Records contained in a dataset
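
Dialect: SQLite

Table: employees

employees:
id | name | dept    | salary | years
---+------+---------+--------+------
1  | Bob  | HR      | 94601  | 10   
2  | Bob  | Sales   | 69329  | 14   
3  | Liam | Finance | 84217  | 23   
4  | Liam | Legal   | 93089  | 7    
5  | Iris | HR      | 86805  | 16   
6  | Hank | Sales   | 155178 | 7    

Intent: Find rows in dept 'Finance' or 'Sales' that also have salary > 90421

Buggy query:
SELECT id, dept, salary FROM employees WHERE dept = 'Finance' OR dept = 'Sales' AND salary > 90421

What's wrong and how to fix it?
Bug: AND binds tighter than OR, so this parses as dept = 'Finance' OR (dept = 'Sales' AND salary > 90421)

Fix: Group the OR with parentheses (or use IN), then AND the threshold

Corrected query:
SELECT id, dept, salary FROM employees WHERE (dept = 'Finance' OR dept = 'Sales') AND salary > 90421

Result:
id | dept  | salary
---+-------+-------
6  | Sales | 155178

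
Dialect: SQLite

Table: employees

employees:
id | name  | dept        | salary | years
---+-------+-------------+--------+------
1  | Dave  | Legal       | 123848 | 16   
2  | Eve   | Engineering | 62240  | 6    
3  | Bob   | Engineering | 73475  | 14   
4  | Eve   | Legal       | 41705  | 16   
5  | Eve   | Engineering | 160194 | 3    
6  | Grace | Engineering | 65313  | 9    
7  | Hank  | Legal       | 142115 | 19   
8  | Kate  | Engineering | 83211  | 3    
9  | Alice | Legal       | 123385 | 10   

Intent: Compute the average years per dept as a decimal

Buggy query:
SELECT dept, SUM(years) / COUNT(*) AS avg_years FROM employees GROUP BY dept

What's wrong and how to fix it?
Bug: SUM(years) and COUNT(*) are both integers; the division truncates the fractional part

Fix: Multiply by 1.0 (or CAST to REAL) to force floating-point division

Corrected query:
SELECT dept, SUM(years) * 1.0 / COUNT(*) AS avg_years FROM employees GROUP BY dept

Result:
dept        | avg_years
------------+----------
Engineering | 7        
Legal       | 15.25    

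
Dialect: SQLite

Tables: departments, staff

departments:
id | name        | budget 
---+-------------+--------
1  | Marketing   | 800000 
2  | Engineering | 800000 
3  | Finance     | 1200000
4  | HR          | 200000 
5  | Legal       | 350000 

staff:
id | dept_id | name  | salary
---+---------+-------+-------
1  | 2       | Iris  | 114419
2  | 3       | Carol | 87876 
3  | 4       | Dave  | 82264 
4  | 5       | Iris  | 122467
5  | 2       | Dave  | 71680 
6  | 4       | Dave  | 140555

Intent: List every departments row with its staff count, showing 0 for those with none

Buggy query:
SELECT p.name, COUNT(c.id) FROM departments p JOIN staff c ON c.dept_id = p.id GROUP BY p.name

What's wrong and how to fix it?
Bug: An inner join excludes parents with zero children

Fix: Use LEFT JOIN so parents without children still appear (COUNT(c.id) gives 0)

Corrected query:
SELECT p.name, COUNT(c.id) FROM departments p LEFT JOIN staff c ON c.dept_id = p.id GROUP BY p.name

Result:
name        | COUNT(c.id)
------------+------------
Engineering | 2          
Finance     | 1          
HR          | 2          
Legal       | 1          
Marketing   | 0          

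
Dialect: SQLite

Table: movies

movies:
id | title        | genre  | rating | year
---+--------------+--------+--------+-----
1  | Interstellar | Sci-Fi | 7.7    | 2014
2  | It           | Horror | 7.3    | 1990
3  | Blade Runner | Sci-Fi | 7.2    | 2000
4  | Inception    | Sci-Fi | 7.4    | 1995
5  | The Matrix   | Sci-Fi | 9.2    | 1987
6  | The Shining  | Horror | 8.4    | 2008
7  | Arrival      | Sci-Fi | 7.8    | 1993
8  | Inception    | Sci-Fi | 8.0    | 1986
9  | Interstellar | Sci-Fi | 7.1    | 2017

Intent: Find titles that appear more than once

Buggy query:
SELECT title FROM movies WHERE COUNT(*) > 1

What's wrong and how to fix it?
Bug: WHERE can't reference COUNT(*); aggregates are computed after WHERE

Fix: Group first, then use HAVING for the count condition

Corrected query:
SELECT title FROM movies GROUP BY title HAVING COUNT(*) > 1

Result:
title       
------------
Inception   
Interstellar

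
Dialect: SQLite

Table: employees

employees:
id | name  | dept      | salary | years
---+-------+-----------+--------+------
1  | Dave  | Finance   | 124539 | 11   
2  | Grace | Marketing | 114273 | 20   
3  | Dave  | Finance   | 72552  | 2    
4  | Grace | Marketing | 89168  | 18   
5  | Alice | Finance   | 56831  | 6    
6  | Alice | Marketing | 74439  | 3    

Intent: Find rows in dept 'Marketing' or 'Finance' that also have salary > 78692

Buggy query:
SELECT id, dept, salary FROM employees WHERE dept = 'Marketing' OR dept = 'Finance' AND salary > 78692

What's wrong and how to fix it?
Bug: Without parentheses, AND is evaluated before OR, so the salary filter only applies to the 'Finance' branch

Fix: Group the OR with parentheses (or use IN), then AND the threshold

Corrected query:
SELECT id, dept, salary FROM employees WHERE (dept = 'Marketing' OR dept = 'Finance') AND salary > 78692

Result:
id | dept      | salary
---+-----------+-------
1  | Finance   | 124539
2  | Marketing | 114273
4  | Marketing | 89168 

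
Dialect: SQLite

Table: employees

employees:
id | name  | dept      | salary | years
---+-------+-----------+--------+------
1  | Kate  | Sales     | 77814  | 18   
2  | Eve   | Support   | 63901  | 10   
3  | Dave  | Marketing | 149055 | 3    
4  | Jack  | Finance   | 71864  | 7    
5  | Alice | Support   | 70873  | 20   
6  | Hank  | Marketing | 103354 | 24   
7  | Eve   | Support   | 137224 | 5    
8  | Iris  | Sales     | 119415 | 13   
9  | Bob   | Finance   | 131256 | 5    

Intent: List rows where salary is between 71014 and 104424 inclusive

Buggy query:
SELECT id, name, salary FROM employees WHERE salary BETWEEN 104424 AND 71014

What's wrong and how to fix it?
Bug: BETWEEN expects the lower bound first; with 104424 AND 71014 the range is empty

Fix: Write BETWEEN 71014 AND 104424

Corrected query:
SELECT id, name, salary FROM employees WHERE salary BETWEEN 71014 AND 104424

Result:
id | name | salary
---+------+-------
1  | Kate | 77814 
4  | Jack | 71864 
6  | Hank | 103354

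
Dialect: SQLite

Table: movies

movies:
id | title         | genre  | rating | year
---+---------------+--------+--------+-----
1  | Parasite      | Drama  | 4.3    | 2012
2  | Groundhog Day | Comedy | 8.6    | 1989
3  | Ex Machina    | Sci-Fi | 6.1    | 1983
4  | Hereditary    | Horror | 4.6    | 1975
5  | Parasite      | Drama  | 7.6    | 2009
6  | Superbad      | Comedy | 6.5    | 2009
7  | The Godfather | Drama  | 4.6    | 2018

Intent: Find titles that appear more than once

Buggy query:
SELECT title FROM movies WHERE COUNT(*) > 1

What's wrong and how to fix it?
Bug: COUNT(*) is an aggregate and cannot be used in WHERE

Fix: GROUP BY title, then filter groups with HAVING COUNT(*) > 1

Corrected query:
SELECT title FROM movies GROUP BY title HAVING COUNT(*) > 1

Result:
title   
--------
Parasite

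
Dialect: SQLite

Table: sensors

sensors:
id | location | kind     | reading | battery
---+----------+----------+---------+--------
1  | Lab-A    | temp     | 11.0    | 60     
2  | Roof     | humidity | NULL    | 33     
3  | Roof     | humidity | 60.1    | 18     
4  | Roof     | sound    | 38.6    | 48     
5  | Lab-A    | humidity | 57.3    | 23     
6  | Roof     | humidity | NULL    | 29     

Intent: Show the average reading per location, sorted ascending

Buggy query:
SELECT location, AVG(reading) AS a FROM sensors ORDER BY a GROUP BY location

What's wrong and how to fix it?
Bug: ORDER BY appears before GROUP BY; SQL clause order requires GROUP BY first

Fix: Move ORDER BY to the end, after GROUP BY

Corrected query:
SELECT location, AVG(reading) AS a FROM sensors GROUP BY location ORDER BY a

Result:
location | a    
---------+------
Lab-A    | 34.15
Roof     | 49.35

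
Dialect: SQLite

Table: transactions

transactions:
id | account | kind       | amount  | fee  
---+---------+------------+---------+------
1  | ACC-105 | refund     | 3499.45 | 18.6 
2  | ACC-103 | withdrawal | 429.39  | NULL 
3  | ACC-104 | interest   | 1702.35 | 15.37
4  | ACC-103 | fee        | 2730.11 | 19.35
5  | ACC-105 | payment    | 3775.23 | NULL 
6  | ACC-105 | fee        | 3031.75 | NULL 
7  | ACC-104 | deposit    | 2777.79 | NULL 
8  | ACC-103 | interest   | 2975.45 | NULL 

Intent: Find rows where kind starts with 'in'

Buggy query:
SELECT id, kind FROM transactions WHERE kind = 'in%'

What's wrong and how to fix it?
Bug: '=' compares the literal string including the % character; pattern matching needs LIKE

Fix: Replace '=' with LIKE so 'in%' is treated as a pattern

Corrected query:
SELECT id, kind FROM transactions WHERE kind LIKE 'in%'

Result:
id | kind    
---+---------
3  | interest
8  | interest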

# [Activity]
What you return should be the lines from the start of the data through the line with "Intent: Find rows in dept 'Finance'", quoted exactly and nothing more.

# [Expected answer]
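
Dialect: SQLite

Table: employees

employees:
id | name | dept    | salary | years
---+------+---------+--------+------
1  | Bob  | HR      | 94601  | 10   
2  | Bob  | Sales   | 69329  | 14   
3  | Liam | Finance | 84217  | 23   
4  | Liam | Legal   | 93089  | 7    
5  | Iris | HR      | 86805  | 16   
6  | Hank | Sales   | 155178 | 7    

Intent: Find rows in dept 'Finance' or 'Sales' that also have salary > 90421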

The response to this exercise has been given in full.